-- Work task --
Retype each of the entries below exactly as written.

Data extracted from a collection:
■ ■ ■

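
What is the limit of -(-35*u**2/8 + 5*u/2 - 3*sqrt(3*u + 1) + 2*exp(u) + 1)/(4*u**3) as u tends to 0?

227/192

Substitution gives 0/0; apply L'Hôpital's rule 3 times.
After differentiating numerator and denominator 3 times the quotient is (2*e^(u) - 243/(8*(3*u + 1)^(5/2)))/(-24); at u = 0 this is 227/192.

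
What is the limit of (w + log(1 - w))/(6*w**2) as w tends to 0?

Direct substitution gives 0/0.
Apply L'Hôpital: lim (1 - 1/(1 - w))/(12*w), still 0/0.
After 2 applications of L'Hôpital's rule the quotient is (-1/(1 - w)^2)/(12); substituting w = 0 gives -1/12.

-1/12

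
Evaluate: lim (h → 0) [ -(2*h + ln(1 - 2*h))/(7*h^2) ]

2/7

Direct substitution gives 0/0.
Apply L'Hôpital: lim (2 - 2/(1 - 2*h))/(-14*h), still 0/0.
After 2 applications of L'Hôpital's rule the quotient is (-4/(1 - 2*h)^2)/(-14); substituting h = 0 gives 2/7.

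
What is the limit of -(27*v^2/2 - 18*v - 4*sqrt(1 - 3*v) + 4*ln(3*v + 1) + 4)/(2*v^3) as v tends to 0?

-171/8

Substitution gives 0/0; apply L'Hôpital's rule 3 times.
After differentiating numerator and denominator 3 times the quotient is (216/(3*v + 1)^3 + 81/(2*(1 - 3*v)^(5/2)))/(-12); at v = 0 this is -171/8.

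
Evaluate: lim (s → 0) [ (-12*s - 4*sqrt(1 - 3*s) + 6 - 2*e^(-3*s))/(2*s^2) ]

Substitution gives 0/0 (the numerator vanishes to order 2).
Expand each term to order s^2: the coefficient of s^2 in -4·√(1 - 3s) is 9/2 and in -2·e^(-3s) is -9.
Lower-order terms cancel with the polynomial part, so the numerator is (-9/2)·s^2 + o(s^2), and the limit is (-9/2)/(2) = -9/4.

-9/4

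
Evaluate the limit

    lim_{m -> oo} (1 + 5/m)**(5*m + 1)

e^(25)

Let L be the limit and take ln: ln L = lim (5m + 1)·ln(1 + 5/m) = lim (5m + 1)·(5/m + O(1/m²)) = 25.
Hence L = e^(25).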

■ ■ ■

-- Exercise answer --
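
What is the limit of -(-35*u**2/8 + 5*u/2 - 3*sqrt(3*u + 1) + 2*exp(u) + 1)/(4*u**3) as u tends to 0?

227/192

Substitution gives 0/0; apply L'Hôpital's rule 3 times.
After differentiating numerator and denominator 3 times the quotient is (2*e^(u) - 243/(8*(3*u + 1)^(5/2)))/(-24); at u = 0 this is 227/192.

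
What is the limit of (w + log(1 - w))/(6*w**2) as w tends to 0?

Direct substitution gives 0/0.
Apply L'Hôpital: lim (1 - 1/(1 - w))/(12*w), still 0/0.
After 2 applications of L'Hôpital's rule the quotient is (-1/(1 - w)^2)/(12); substituting w = 0 gives -1/12.

-1/12

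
Evaluate: lim (h → 0) [ -(2*h + ln(1 - 2*h))/(7*h^2) ]

2/7

Direct substitution gives 0/0.
Apply L'Hôpital: lim (2 - 2/(1 - 2*h))/(-14*h), still 0/0.
After 2 applications of L'Hôpital's rule the quotient is (-4/(1 - 2*h)^2)/(-14); substituting h = 0 gives 2/7.

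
What is the limit of -(27*v^2/2 - 18*v - 4*sqrt(1 - 3*v) + 4*ln(3*v + 1) + 4)/(2*v^3) as v tends to 0?

-171/8

Substitution gives 0/0; apply L'Hôpital's rule 3 times.
After differentiating numerator and denominator 3 times the quotient is (216/(3*v + 1)^3 + 81/(2*(1 - 3*v)^(5/2)))/(-12); at v = 0 this is -171/8.

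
Evaluate: lim (s → 0) [ (-12*s - 4*sqrt(1 - 3*s) + 6 - 2*e^(-3*s))/(2*s^2) ]

Substitution gives 0/0 (the numerator vanishes to order 2).
Expand each term to order s^2: the coefficient of s^2 in -4·√(1 - 3s) is 9/2 and in -2·e^(-3s) is -9.
Lower-order terms cancel with the polynomial part, so the numerator is (-9/2)·s^2 + o(s^2), and the limit is (-9/2)/(2) = -9/4.

-9/4

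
Evaluate the limit

    lim_{m -> oo} (1 + 5/m)**(5*m + 1)

e^(25)

Let L be the limit and take ln: ln L = lim (5m + 1)·ln(1 + 5/m) = lim (5m + 1)·(5/m + O(1/m²)) = 25.
Hence L = e^(25).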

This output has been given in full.